# Material for this task:

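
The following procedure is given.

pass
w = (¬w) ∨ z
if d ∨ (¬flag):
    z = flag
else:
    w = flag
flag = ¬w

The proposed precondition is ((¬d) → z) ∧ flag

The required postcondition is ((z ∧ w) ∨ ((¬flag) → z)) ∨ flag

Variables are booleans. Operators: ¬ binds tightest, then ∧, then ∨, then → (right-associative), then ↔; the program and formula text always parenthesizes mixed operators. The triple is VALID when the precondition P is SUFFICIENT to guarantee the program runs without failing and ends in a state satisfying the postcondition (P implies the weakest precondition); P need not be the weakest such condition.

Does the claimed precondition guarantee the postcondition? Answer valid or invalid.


Working backward. After the program, the postcondition ((z ∧ w) ∨ ((¬flag) → z)) ∨ flag must hold; in canonical form it is (z ∧ w) ∨ ((¬flag) → z) ∨ flag.
Before flag := ¬w: (z ∧ w) ∨ (w → z) ∨ (¬w)
Then branch requires (flag ∧ w) ∨ (w → flag) ∨ (¬w); else branch requires (z ∧ flag) ∨ (flag → z) ∨ (¬flag).
Before the if: ((d ∨ (¬flag)) → ((flag ∧ w) ∨ (w → flag) ∨ (¬w))) ∧ ((¬(d ∨ (¬flag))) → ((z ∧ flag) ∨ (flag → z) ∨ (¬flag)))
Before w := (¬w) ∨ z: ((d ∨ (¬flag)) → ((flag ∧ ((¬w) ∨ z)) ∨ (((¬w) ∨ z) → flag) ∨ (¬((¬w) ∨ z)))) ∧ ((¬(d ∨ (¬flag))) → ((z ∧ flag) ∨ (flag → z) ∨ (¬flag)))
Before skip: ((d ∨ (¬flag)) → ((flag ∧ ((¬w) ∨ z)) ∨ (((¬w) ∨ z) → flag) ∨ (¬((¬w) ∨ z)))) ∧ ((¬(d ∨ (¬flag))) → ((z ∧ flag) ∨ (flag → z) ∨ (¬flag)))
The weakest precondition is ((d ∨ (¬flag)) → ((flag ∧ ((¬w) ∨ z)) ∨ (((¬w) ∨ z) → flag) ∨ (¬((¬w) ∨ z)))) ∧ ((¬(d ∨ (¬flag))) → ((z ∧ flag) ∨ (flag → z) ∨ (¬flag))).
Check whether ((¬d) → z) ∧ flag implies it.
Every state satisfying the precondition satisfies the weakest precondition: the implication holds.
Answer: valid


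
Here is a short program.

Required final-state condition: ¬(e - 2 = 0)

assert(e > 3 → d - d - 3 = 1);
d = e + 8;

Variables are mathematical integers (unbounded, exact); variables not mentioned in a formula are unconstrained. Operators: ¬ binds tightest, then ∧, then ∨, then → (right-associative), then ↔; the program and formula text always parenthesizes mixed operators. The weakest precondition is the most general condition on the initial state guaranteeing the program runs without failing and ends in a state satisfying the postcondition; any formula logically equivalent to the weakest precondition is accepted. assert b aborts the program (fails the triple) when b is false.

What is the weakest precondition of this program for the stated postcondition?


Working backward. After the program, the postcondition ¬(e - 2 = 0) must hold; in canonical form it is ¬(e = 2).
Before d := e + 8: ¬(e = 2)
Before assert e > 3 → d - d - 3 = 1: (¬(e > 3)) ∧ (¬(e = 2))
Answer: WP = (¬(e > 3)) ∧ (¬(e = 2))


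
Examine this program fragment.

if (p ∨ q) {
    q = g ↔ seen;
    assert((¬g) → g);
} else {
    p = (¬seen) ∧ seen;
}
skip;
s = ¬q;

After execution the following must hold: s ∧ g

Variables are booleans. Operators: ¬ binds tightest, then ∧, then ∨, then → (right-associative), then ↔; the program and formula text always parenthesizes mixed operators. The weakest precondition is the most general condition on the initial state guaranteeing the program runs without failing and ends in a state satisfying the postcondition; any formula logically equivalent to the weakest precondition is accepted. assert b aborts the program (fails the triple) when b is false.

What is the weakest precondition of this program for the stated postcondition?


Working backward. After the program, s ∧ g must hold.
Before s := ¬q: (¬q) ∧ g
Before skip: (¬q) ∧ g
Then branch requires ((¬g) → g) ∧ (¬(g ↔ seen)) ∧ g; else branch requires (¬q) ∧ g.
Before the if: ((p ∨ q) → (((¬g) → g) ∧ (¬(g ↔ seen)) ∧ g)) ∧ ((¬(p ∨ q)) → ((¬q) ∧ g))
Answer: WP = ((p ∨ q) → (((¬g) → g) ∧ (¬(g ↔ seen)) ∧ g)) ∧ ((¬(p ∨ q)) → ((¬q) ∧ g))


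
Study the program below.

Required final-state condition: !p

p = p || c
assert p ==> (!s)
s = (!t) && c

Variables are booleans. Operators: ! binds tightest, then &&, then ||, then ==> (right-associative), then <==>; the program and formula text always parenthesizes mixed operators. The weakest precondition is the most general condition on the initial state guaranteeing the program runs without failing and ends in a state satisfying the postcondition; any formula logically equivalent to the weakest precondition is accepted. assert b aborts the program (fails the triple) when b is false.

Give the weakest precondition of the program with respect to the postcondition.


Working backward. After the program, !p must hold.
Before s := (!t) && c: !p
Before assert p ==> (!s): (p ==> (!s)) && (!p)
Before p := p || c: ((p || c) ==> (!s)) && (!(p || c))
Answer: WP = ((p || c) ==> (!s)) && (!(p || c))


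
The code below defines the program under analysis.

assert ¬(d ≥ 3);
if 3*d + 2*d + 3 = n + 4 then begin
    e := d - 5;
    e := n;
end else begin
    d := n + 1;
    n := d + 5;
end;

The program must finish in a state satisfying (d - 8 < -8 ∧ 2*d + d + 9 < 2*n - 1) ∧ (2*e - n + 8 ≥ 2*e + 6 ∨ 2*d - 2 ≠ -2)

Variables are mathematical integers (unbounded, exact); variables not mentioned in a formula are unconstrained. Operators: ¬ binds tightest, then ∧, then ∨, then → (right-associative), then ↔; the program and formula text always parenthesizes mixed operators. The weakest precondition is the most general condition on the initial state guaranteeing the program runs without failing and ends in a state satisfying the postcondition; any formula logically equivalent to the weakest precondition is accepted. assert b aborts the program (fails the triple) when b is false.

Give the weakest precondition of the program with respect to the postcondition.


Working backward. After the program, the postcondition (d - 8 < -8 ∧ 2*d + d + 9 < 2*n - 1) ∧ (2*e - n + 8 ≥ 2*e + 6 ∨ 2*d - 2 ≠ -2) must hold; in canonical form it is d < 0 ∧ 3*d < 2*n - 10 ∧ (n ≤ 2 ∨ 2*d ≠ 0).
Then branch requires d < 0 ∧ 3*d < 2*n - 10 ∧ (n ≤ 2 ∨ 2*d ≠ 0); else branch requires n < -1 ∧ (n ≤ -4 ∨ 2*n ≠ -2).
Before the if: (5*d = n + 1 → (d < 0 ∧ 3*d < 2*n - 10 ∧ (n ≤ 2 ∨ 2*d ≠ 0))) ∧ ((¬(5*d = n + 1)) → (n < -1 ∧ (n ≤ -4 ∨ 2*n ≠ -2)))
Before assert ¬(d ≥ 3): (¬(d ≥ 3)) ∧ (5*d = n + 1 → (d < 0 ∧ 3*d < 2*n - 10 ∧ (n ≤ 2 ∨ 2*d ≠ 0))) ∧ ((¬(5*d = n + 1)) → (n < -1 ∧ (n ≤ -4 ∨ 2*n ≠ -2)))
Answer: WP = (¬(d ≥ 3)) ∧ (5*d = n + 1 → (d < 0 ∧ 3*d < 2*n - 10 ∧ (n ≤ 2 ∨ 2*d ≠ 0))) ∧ ((¬(5*d = n + 1)) → (n < -1 ∧ (n ≤ -4 ∨ 2*n ≠ -2)))


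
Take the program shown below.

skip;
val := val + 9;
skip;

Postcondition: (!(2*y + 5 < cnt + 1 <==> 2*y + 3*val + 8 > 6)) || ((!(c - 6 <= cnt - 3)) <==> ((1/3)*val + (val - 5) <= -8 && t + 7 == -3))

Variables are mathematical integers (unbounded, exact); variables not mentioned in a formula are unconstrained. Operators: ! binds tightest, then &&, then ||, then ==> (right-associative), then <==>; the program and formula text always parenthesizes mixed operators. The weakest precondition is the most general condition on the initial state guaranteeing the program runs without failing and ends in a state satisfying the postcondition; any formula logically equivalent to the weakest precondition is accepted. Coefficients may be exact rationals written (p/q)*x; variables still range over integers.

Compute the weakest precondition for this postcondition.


Working backward. After the program, the postcondition (!(2*y + 5 < cnt + 1 <==> 2*y + 3*val + 8 > 6)) || ((!(c - 6 <= cnt - 3)) <==> ((1/3)*val + (val - 5) <= -8 && t + 7 == -3)) must hold; in canonical form it is (!(2*y < cnt - 4 <==> 3*val + 2*y > -2)) || ((!(c <= cnt + 3)) <==> ((4/3)*val <= -3 && t == -10)).
Before skip: (!(2*y < cnt - 4 <==> 3*val + 2*y > -2)) || ((!(c <= cnt + 3)) <==> ((4/3)*val <= -3 && t == -10))
Before val := val + 9: (!(2*y < cnt - 4 <==> 3*val + 2*y > -29)) || ((!(c <= cnt + 3)) <==> ((4/3)*val <= -15 && t == -10))
Before skip: (!(2*y < cnt - 4 <==> 3*val + 2*y > -29)) || ((!(c <= cnt + 3)) <==> ((4/3)*val <= -15 && t == -10))
Answer: WP = (!(2*y < cnt - 4 <==> 3*val + 2*y > -29)) || ((!(c <= cnt + 3)) <==> ((4/3)*val <= -15 && t == -10))


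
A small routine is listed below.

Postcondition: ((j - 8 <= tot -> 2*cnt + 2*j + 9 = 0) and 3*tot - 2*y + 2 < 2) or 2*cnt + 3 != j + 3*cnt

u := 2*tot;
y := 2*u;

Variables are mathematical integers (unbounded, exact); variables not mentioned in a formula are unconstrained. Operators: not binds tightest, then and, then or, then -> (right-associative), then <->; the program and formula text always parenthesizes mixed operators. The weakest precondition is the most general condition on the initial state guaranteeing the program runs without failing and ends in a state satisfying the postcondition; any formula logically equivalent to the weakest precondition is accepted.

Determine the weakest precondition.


Working backward. After the program, the postcondition ((j - 8 <= tot -> 2*cnt + 2*j + 9 = 0) and 3*tot - 2*y + 2 < 2) or 2*cnt + 3 != j + 3*cnt must hold; in canonical form it is ((j <= tot + 8 -> 2*cnt + 2*j = -9) and 3*tot < 2*y) or cnt + j != 3.
Before y := 2*u: ((j <= tot + 8 -> 2*cnt + 2*j = -9) and 3*tot < 4*u) or cnt + j != 3
Before u := 2*tot: ((j <= tot + 8 -> 2*cnt + 2*j = -9) and 5*tot > 0) or cnt + j != 3
Answer: WP = ((j <= tot + 8 -> 2*cnt + 2*j = -9) and 5*tot > 0) or cnt + j != 3


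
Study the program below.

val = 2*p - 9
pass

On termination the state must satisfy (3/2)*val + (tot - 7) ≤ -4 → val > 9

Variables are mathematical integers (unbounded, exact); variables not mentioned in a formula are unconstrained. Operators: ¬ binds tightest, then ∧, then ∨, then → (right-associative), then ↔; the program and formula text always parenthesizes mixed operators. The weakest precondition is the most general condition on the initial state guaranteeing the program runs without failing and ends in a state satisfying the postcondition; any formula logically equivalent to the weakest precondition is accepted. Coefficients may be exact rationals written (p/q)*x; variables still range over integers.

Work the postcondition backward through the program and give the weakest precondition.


Working backward. After the program, the postcondition (3/2)*val + (tot - 7) ≤ -4 → val > 9 must hold; in canonical form it is tot + (3/2)*val ≤ 3 → val > 9.
Before skip: tot + (3/2)*val ≤ 3 → val > 9
Before val := 2*p - 9: 3*p + tot ≤ 33/2 → 2*p > 18
Answer: WP = 3*p + tot ≤ 33/2 → 2*p > 18


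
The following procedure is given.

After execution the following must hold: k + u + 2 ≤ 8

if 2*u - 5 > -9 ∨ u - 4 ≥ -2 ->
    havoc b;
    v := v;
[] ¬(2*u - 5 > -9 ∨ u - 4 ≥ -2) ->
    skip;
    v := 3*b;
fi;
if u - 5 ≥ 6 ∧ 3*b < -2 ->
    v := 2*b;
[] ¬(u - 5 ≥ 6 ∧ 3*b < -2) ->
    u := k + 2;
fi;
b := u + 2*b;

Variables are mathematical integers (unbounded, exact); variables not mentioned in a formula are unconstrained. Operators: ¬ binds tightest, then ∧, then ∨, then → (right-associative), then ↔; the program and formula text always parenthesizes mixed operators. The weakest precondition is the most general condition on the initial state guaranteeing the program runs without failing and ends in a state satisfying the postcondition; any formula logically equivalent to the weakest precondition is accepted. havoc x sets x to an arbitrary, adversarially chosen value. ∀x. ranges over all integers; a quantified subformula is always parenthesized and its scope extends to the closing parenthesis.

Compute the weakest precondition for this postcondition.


Working backward. After the program, the postcondition k + u + 2 ≤ 8 must hold; in canonical form it is k + u ≤ 6.
Before b := u + 2*b: k + u ≤ 6
Then branch requires k + u ≤ 6; else branch requires 2*k ≤ 4.
Before the if: ((u ≥ 11 ∧ 3*b < -2) → k + u ≤ 6) ∧ ((¬(u ≥ 11 ∧ 3*b < -2)) → 2*k ≤ 4)
Then branch requires ∀b_1. (((u ≥ 11 ∧ 3*b_1 < -2) → k + u ≤ 6) ∧ ((¬(u ≥ 11 ∧ 3*b_1 < -2)) → 2*k ≤ 4)); else branch requires ((u ≥ 11 ∧ 3*b < -2) → k + u ≤ 6) ∧ ((¬(u ≥ 11 ∧ 3*b < -2)) → 2*k ≤ 4).
Before the if: ((2*u > -4 ∨ u ≥ 2) → (∀b_1. (((u ≥ 11 ∧ 3*b_1 < -2) → k + u ≤ 6) ∧ ((¬(u ≥ 11 ∧ 3*b_1 < -2)) → 2*k ≤ 4)))) ∧ ((¬(2*u > -4 ∨ u ≥ 2)) → (((u ≥ 11 ∧ 3*b < -2) → k + u ≤ 6) ∧ ((¬(u ≥ 11 ∧ 3*b < -2)) → 2*k ≤ 4)))
Answer: WP = ((2*u > -4 ∨ u ≥ 2) → (∀b_1. (((u ≥ 11 ∧ 3*b_1 < -2) → k + u ≤ 6) ∧ ((¬(u ≥ 11 ∧ 3*b_1 < -2)) → 2*k ≤ 4)))) ∧ ((¬(2*u > -4 ∨ u ≥ 2)) → (((u ≥ 11 ∧ 3*b < -2) → k + u ≤ 6) ∧ ((¬(u ≥ 11 ∧ 3*b < -2)) → 2*k ≤ 4)))


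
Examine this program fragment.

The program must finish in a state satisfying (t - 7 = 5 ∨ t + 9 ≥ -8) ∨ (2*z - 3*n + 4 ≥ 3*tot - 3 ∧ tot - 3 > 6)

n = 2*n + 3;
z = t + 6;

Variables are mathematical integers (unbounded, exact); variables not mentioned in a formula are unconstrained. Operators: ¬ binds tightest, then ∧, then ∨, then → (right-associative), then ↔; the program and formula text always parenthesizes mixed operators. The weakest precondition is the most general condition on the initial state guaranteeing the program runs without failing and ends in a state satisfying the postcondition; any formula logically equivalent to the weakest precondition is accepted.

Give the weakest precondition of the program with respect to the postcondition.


Working backward. After the program, the postcondition (t - 7 = 5 ∨ t + 9 ≥ -8) ∨ (2*z - 3*n + 4 ≥ 3*tot - 3 ∧ tot - 3 > 6) must hold; in canonical form it is t = 12 ∨ t ≥ -17 ∨ (2*z ≥ 3*n + 3*tot - 7 ∧ tot > 9).
Before z := t + 6: t = 12 ∨ t ≥ -17 ∨ (2*t ≥ 3*n + 3*tot - 19 ∧ tot > 9)
Before n := 2*n + 3: t = 12 ∨ t ≥ -17 ∨ (2*t ≥ 6*n + 3*tot - 10 ∧ tot > 9)
Answer: WP = t = 12 ∨ t ≥ -17 ∨ (2*t ≥ 6*n + 3*tot - 10 ∧ tot > 9)


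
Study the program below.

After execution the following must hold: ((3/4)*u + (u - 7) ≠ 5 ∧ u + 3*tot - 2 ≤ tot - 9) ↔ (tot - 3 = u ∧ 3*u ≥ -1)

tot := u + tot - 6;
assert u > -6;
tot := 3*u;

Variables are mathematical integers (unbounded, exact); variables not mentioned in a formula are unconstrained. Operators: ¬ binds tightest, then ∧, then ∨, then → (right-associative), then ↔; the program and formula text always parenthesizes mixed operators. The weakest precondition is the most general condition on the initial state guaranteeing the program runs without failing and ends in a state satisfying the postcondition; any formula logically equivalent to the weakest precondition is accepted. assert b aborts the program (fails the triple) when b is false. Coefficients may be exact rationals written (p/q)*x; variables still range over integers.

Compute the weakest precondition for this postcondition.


Working backward. After the program, the postcondition ((3/4)*u + (u - 7) ≠ 5 ∧ u + 3*tot - 2 ≤ tot - 9) ↔ (tot - 3 = u ∧ 3*u ≥ -1) must hold; in canonical form it is ((7/4)*u ≠ 12 ∧ 2*tot + u ≤ -7) ↔ (tot = u + 3 ∧ 3*u ≥ -1).
Before tot := 3*u: ((7/4)*u ≠ 12 ∧ 7*u ≤ -7) ↔ (2*u = 3 ∧ 3*u ≥ -1)
Before assert u > -6: u > -6 ∧ (((7/4)*u ≠ 12 ∧ 7*u ≤ -7) ↔ (2*u = 3 ∧ 3*u ≥ -1))
Before tot := u + tot - 6: u > -6 ∧ (((7/4)*u ≠ 12 ∧ 7*u ≤ -7) ↔ (2*u = 3 ∧ 3*u ≥ -1))
Answer: WP = u > -6 ∧ (((7/4)*u ≠ 12 ∧ 7*u ≤ -7) ↔ (2*u = 3 ∧ 3*u ≥ -1))


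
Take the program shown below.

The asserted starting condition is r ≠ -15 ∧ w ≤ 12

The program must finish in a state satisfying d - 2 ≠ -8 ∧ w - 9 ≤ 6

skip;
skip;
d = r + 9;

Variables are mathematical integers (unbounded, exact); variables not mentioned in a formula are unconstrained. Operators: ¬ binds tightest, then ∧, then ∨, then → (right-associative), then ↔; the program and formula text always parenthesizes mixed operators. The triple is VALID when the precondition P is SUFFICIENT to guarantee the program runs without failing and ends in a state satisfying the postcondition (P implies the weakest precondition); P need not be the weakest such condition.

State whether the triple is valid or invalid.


Working backward. After the program, the postcondition d - 2 ≠ -8 ∧ w - 9 ≤ 6 must hold; in canonical form it is d ≠ -6 ∧ w ≤ 15.
Before d := r + 9: r ≠ -15 ∧ w ≤ 15
Before skip: r ≠ -15 ∧ w ≤ 15
Before skip: r ≠ -15 ∧ w ≤ 15
The weakest precondition is r ≠ -15 ∧ w ≤ 15.
Check whether r ≠ -15 ∧ w ≤ 12 implies it.
Every state satisfying the precondition satisfies the weakest precondition: the implication holds.
Answer: valid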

# Assignment:
Everything above from the line containing "assert ¬(d ≥ 3);" down to the line containing "The program must finish in a state satisfying (d" should be copied exactly, both end lines included, and nothing else.

# Answer section:
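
assert ¬(d ≥ 3);
if 3*d + 2*d + 3 = n + 4 then begin
    e := d - 5;
    e := n;
end else begin
    d := n + 1;
    n := d + 5;
end;

The program must finish in a state satisfying (d - 8 < -8 ∧ 2*d + d + 9 < 2*n - 1) ∧ (2*e - n + 8 ≥ 2*e + 6 ∨ 2*d - 2 ≠ -2)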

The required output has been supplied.